### Collection entries

----------

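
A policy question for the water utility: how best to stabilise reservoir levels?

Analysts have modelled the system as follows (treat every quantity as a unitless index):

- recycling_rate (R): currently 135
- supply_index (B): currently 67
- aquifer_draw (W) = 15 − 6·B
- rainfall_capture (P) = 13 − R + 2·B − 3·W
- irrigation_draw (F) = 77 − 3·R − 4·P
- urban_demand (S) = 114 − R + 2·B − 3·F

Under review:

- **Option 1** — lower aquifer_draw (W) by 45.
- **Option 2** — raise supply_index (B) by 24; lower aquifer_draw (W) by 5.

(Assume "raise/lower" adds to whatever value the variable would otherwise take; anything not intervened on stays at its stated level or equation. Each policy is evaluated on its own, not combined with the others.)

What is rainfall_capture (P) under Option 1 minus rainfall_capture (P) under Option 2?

-360

Option 1 (W − 45):
  R = 135
  B = 67
  W = 15 − 6·67 (−45 from intervention) = -432
  P = 13 − 135 + 2·67 − 3·(-432) = 1308
Option 2 (B + 24, W − 5):
  R = 135
  B = 67 + 24 = 91
  W = 15 − 6·91 (−5 from intervention) = -536
  P = 13 − 135 + 2·91 − 3·(-536) = 1668
P: 1308 − 1668 = -360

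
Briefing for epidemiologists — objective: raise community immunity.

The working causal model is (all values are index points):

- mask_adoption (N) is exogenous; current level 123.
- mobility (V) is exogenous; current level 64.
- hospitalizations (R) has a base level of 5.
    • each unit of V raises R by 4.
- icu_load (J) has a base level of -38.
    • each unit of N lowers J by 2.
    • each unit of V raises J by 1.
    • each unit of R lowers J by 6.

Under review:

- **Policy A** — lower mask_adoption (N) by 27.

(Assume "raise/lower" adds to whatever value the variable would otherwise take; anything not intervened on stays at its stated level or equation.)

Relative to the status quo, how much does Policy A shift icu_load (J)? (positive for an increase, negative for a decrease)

54

Baseline:
  N = 123
  V = 64
  R = 5 + 4·64 = 261
  J = -38 − 2·123 + 64 − 6·261 = -1786
Policy A (N − 27):
  N = 123 − 27 = 96
  V = 64
  R = 5 + 4·64 = 261
  J = -38 − 2·96 + 64 − 6·261 = -1732
Change in J: -1732 − (-1786) = 54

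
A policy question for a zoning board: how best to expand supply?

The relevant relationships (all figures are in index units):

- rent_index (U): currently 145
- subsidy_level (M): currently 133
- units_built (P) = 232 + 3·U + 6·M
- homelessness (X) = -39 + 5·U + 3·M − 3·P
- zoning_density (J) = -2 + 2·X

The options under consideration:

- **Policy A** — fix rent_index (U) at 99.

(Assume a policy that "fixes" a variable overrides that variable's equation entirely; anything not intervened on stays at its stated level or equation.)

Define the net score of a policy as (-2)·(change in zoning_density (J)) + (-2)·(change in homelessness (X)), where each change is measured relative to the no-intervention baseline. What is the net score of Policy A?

-1104

Baseline:
  U = 145
  M = 133
  P = 232 + 3·145 + 6·133 = 1465
  X = -39 + 5·145 + 3·133 − 3·1465 = -3310
  J = -2 + 2·(-3310) = -6622
Policy A (U := 99):
  U = 99
  M = 133
  P = 232 + 3·99 + 6·133 = 1327
  X = -39 + 5·99 + 3·133 − 3·1327 = -3126
  J = -2 + 2·(-3126) = -6254
ΔJ = -6254 − (-6622) = 368; ΔX = -3126 − (-3310) = 184
Score = (-2)·368 + (-2)·184 = -1104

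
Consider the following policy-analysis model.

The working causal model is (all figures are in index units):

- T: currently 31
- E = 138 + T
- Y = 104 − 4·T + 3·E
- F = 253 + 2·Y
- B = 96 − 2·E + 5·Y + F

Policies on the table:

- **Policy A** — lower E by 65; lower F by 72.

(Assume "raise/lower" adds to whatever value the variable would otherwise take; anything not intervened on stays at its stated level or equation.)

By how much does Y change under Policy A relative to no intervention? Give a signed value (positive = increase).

Baseline:
  T = 31
  E = 138 + 31 = 169
  Y = 104 − 4·31 + 3·169 = 487
Policy A (E − 65, F − 72):
  T = 31
  E = 138 + 31 (−65 from intervention) = 104
  Y = 104 − 4·31 + 3·104 = 292
Change in Y: 292 − 487 = -195

-195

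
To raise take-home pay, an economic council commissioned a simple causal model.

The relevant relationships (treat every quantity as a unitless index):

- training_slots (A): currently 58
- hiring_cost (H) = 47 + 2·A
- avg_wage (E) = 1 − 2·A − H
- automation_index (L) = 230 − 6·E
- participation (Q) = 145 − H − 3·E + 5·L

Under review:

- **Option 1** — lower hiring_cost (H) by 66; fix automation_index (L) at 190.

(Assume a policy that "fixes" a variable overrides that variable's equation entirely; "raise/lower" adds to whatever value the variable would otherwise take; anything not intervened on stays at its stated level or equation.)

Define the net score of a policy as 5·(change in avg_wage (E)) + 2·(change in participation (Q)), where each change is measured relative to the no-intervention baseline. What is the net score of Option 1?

-17014

Baseline:
  A = 58
  H = 47 + 2·58 = 163
  E = 1 − 2·58 − 163 = -278
  L = 230 − 6·(-278) = 1898
  Q = 145 − 163 − 3·(-278) + 5·1898 = 10306
Option 1 (H − 66, L := 190):
  A = 58
  H = 47 + 2·58 (−66 from intervention) = 97
  E = 1 − 2·58 − 97 = -212
  L = 190
  Q = 145 − 97 − 3·(-212) + 5·190 = 1634
ΔE = -212 − (-278) = 66; ΔQ = 1634 − 10306 = -8672
Score = 5·66 + 2·(-8672) = -17014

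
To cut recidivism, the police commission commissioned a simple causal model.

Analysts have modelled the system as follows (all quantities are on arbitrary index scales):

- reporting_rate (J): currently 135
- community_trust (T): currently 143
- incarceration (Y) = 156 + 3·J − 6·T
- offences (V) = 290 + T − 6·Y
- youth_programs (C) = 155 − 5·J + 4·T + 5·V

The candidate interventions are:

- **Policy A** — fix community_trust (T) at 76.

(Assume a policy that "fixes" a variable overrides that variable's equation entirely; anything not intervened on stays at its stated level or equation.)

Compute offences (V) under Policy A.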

----------

### REQUIRED WORK
Every line of the records above needs to be given again exactly.

### SOLUTION BELOW
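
A policy question for the water utility: how best to stabilise reservoir levels?

Analysts have modelled the system as follows (treat every quantity as a unitless index):

- recycling_rate (R): currently 135
- supply_index (B): currently 67
- aquifer_draw (W) = 15 − 6·B
- rainfall_capture (P) = 13 − R + 2·B − 3·W
- irrigation_draw (F) = 77 − 3·R − 4·P
- urban_demand (S) = 114 − R + 2·B − 3·F

Under review:

- **Option 1** — lower aquifer_draw (W) by 45.
- **Option 2** — raise supply_index (B) by 24; lower aquifer_draw (W) by 5.

(Assume "raise/lower" adds to whatever value the variable would otherwise take; anything not intervened on stays at its stated level or equation. Each policy is evaluated on its own, not combined with the others.)

What is rainfall_capture (P) under Option 1 minus rainfall_capture (P) under Option 2?

-360

Option 1 (W − 45):
  R = 135
  B = 67
  W = 15 − 6·67 (−45 from intervention) = -432
  P = 13 − 135 + 2·67 − 3·(-432) = 1308
Option 2 (B + 24, W − 5):
  R = 135
  B = 67 + 24 = 91
  W = 15 − 6·91 (−5 from intervention) = -536
  P = 13 − 135 + 2·91 − 3·(-536) = 1668
P: 1308 − 1668 = -360

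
Briefing for epidemiologists — objective: raise community immunity.

The working causal model is (all values are index points):

- mask_adoption (N) is exogenous; current level 123.
- mobility (V) is exogenous; current level 64.
- hospitalizations (R) has a base level of 5.
    • each unit of V raises R by 4.
- icu_load (J) has a base level of -38.
    • each unit of N lowers J by 2.
    • each unit of V raises J by 1.
    • each unit of R lowers J by 6.

Under review:

- **Policy A** — lower mask_adoption (N) by 27.

(Assume "raise/lower" adds to whatever value the variable would otherwise take; anything not intervened on stays at its stated level or equation.)

Relative to the status quo, how much does Policy A shift icu_load (J)? (positive for an increase, negative for a decrease)

54

Baseline:
  N = 123
  V = 64
  R = 5 + 4·64 = 261
  J = -38 − 2·123 + 64 − 6·261 = -1786
Policy A (N − 27):
  N = 123 − 27 = 96
  V = 64
  R = 5 + 4·64 = 261
  J = -38 − 2·96 + 64 − 6·261 = -1732
Change in J: -1732 − (-1786) = 54

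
A policy question for a zoning board: how best to expand supply?

The relevant relationships (all figures are in index units):

- rent_index (U): currently 145
- subsidy_level (M): currently 133
- units_built (P) = 232 + 3·U + 6·M
- homelessness (X) = -39 + 5·U + 3·M − 3·P
- zoning_density (J) = -2 + 2·X

The options under consideration:

- **Policy A** — fix rent_index (U) at 99.

(Assume a policy that "fixes" a variable overrides that variable's equation entirely; anything not intervened on stays at its stated level or equation.)

Define the net score of a policy as (-2)·(change in zoning_density (J)) + (-2)·(change in homelessness (X)), where each change is measured relative to the no-intervention baseline. What is the net score of Policy A?

-1104

Baseline:
  U = 145
  M = 133
  P = 232 + 3·145 + 6·133 = 1465
  X = -39 + 5·145 + 3·133 − 3·1465 = -3310
  J = -2 + 2·(-3310) = -6622
Policy A (U := 99):
  U = 99
  M = 133
  P = 232 + 3·99 + 6·133 = 1327
  X = -39 + 5·99 + 3·133 − 3·1327 = -3126
  J = -2 + 2·(-3126) = -6254
ΔJ = -6254 − (-6622) = 368; ΔX = -3126 − (-3310) = 184
Score = (-2)·368 + (-2)·184 = -1104

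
Consider the following policy-analysis model.

The working causal model is (all figures are in index units):

- T: currently 31
- E = 138 + T
- Y = 104 − 4·T + 3·E
- F = 253 + 2·Y
- B = 96 − 2·E + 5·Y + F

Policies on the table:

- **Policy A** — lower E by 65; lower F by 72.

(Assume "raise/lower" adds to whatever value the variable would otherwise take; anything not intervened on stays at its stated level or equation.)

By how much does Y change under Policy A relative to no intervention? Give a signed value (positive = increase).

Baseline:
  T = 31
  E = 138 + 31 = 169
  Y = 104 − 4·31 + 3·169 = 487
Policy A (E − 65, F − 72):
  T = 31
  E = 138 + 31 (−65 from intervention) = 104
  Y = 104 − 4·31 + 3·104 = 292
Change in Y: 292 − 487 = -195

-195

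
To raise take-home pay, an economic council commissioned a simple causal model.

The relevant relationships (treat every quantity as a unitless index):

- training_slots (A): currently 58
- hiring_cost (H) = 47 + 2·A
- avg_wage (E) = 1 − 2·A − H
- automation_index (L) = 230 − 6·E
- participation (Q) = 145 − H − 3·E + 5·L

Under review:

- **Option 1** — lower hiring_cost (H) by 66; fix automation_index (L) at 190.

(Assume a policy that "fixes" a variable overrides that variable's equation entirely; "raise/lower" adds to whatever value the variable would otherwise take; anything not intervened on stays at its stated level or equation.)

Define the net score of a policy as 5·(change in avg_wage (E)) + 2·(change in participation (Q)), where each change is measured relative to the no-intervention baseline. What is the net score of Option 1?

-17014

Baseline:
  A = 58
  H = 47 + 2·58 = 163
  E = 1 − 2·58 − 163 = -278
  L = 230 − 6·(-278) = 1898
  Q = 145 − 163 − 3·(-278) + 5·1898 = 10306
Option 1 (H − 66, L := 190):
  A = 58
  H = 47 + 2·58 (−66 from intervention) = 97
  E = 1 − 2·58 − 97 = -212
  L = 190
  Q = 145 − 97 − 3·(-212) + 5·190 = 1634
ΔE = -212 − (-278) = 66; ΔQ = 1634 − 10306 = -8672
Score = 5·66 + 2·(-8672) = -17014

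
To cut recidivism, the police commission commissioned a simple causal model.

Analysts have modelled the system as follows (all quantities are on arbitrary index scales):

- reporting_rate (J): currently 135
- community_trust (T): currently 143
- incarceration (Y) = 156 + 3·J − 6·T
- offences (V) = 290 + T − 6·Y
- youth_programs (C) = 155 − 5·J + 4·T + 5·V

The candidate interventions are:

- **Policy A** — fix community_trust (T) at 76.

(Assume a policy that "fixes" a variable overrides that variable's equation entirely; anything not intervened on stays at its stated level or equation.)

Compute offences (V) under Policy A.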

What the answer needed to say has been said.